[Excerpts from a dataset]
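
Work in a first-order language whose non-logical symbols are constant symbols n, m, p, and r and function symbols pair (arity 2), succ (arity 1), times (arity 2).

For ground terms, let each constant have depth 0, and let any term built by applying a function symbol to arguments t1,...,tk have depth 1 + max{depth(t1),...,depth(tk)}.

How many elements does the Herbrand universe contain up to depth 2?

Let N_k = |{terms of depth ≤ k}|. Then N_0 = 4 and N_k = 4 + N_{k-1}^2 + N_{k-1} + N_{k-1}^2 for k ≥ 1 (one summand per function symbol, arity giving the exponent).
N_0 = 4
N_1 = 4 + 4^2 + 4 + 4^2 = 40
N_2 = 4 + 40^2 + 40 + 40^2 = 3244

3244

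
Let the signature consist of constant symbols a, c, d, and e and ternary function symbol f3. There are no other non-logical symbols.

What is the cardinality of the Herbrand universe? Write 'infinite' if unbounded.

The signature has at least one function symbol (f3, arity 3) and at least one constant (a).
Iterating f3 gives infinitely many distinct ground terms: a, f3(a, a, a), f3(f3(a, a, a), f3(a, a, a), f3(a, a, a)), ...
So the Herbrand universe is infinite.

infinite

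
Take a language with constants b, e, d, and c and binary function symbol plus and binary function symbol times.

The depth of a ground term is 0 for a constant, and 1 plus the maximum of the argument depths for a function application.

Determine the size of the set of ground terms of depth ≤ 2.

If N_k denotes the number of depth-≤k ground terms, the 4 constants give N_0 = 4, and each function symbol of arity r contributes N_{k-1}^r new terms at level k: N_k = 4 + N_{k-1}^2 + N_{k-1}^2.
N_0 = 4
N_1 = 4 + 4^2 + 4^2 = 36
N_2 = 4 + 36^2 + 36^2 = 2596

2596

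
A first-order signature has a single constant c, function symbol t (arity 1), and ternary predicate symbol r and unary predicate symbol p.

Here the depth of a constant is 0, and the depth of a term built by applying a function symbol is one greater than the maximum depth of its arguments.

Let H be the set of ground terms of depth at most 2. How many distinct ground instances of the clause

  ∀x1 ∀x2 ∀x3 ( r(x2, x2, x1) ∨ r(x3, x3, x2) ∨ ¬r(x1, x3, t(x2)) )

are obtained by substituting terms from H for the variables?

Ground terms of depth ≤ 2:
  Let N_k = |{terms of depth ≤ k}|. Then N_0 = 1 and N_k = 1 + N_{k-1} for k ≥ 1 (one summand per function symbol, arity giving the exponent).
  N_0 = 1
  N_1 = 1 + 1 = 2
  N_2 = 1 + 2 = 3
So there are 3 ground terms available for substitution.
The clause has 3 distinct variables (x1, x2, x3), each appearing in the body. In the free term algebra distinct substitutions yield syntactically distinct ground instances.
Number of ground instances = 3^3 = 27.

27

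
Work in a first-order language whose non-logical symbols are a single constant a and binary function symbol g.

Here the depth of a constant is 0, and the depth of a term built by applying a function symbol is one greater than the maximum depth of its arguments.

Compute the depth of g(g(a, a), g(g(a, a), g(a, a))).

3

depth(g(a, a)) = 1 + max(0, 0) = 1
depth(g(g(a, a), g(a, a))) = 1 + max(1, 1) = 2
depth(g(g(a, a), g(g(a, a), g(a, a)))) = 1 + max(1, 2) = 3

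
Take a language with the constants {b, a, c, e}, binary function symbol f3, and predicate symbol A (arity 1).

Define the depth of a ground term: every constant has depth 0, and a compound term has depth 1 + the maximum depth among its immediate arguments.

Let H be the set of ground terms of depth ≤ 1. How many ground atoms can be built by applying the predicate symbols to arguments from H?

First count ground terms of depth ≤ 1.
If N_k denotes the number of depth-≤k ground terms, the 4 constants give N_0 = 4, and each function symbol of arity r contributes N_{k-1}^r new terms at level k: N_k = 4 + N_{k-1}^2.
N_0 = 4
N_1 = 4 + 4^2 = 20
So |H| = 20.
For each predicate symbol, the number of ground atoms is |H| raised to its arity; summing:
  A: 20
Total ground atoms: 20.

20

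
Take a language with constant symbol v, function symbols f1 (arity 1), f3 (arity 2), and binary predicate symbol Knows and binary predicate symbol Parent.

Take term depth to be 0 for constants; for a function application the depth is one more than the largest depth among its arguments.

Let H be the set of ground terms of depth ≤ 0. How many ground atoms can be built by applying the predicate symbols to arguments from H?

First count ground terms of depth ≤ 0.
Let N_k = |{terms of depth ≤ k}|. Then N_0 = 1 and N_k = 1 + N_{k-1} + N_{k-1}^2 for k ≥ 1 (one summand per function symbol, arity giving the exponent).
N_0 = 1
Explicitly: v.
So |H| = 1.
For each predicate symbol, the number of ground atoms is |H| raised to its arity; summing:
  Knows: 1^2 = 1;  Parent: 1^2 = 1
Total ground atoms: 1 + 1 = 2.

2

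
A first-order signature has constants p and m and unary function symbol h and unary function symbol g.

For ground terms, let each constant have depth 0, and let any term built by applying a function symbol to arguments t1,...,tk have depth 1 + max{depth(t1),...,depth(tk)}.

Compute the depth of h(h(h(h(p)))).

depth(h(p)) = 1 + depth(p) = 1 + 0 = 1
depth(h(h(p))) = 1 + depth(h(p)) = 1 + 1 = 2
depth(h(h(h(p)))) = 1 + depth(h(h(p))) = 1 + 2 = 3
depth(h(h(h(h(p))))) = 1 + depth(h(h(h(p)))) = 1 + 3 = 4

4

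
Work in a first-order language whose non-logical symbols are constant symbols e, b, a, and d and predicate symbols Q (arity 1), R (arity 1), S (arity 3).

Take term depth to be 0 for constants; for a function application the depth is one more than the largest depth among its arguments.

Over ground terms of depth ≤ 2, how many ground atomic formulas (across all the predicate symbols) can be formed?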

*EXERCISE*
Report all lines of the data that include the word "Work".

*OUTPUT FOR THIS EXERCISE*
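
Work in a first-order language whose non-logical symbols are constant symbols n, m, p, and r and function symbols pair (arity 2), succ (arity 1), times (arity 2).
Work in a first-order language whose non-logical symbols are a single constant a and binary function symbol g.
Work in a first-order language whose non-logical symbols are constant symbols e, b, a, and d and predicate symbols Q (arity 1), R (arity 1), S (arity 3).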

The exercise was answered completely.